SUPPLIED ENTRIES
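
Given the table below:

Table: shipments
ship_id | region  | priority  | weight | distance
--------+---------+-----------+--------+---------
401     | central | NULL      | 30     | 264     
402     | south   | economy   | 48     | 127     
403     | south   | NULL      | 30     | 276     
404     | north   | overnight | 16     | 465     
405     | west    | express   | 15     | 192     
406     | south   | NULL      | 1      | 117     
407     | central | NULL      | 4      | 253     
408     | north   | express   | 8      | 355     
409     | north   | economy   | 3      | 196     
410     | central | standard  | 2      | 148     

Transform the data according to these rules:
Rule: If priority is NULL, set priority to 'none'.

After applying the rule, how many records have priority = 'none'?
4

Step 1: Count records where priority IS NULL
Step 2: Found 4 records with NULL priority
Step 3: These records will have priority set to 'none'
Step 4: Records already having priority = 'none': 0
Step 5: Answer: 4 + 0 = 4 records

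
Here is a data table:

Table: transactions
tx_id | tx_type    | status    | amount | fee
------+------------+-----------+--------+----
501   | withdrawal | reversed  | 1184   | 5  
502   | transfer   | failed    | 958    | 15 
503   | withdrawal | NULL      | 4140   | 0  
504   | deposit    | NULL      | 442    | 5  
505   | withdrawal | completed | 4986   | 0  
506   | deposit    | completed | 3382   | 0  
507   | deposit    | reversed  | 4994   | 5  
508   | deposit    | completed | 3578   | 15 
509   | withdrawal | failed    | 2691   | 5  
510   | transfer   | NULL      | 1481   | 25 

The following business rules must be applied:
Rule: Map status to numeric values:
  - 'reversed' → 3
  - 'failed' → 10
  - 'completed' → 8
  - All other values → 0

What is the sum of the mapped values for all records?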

WHAT IS BEING ASKED
The requested output is the line holding "completed | 3578" and every line after it up to the last line of the listing, exactly, with nothing else.

TASK SOLUTION
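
508   | deposit    | completed | 3578   | 15 
509   | withdrawal | failed    | 2691   | 5  
510   | transfer   | NULL      | 1481   | 25 

The following business rules must be applied:
Rule: Map status to numeric values:
  - 'reversed' → 3
  - 'failed' → 10
  - 'completed' → 8
  - All other values → 0

What is the sum of the mapped values for all records?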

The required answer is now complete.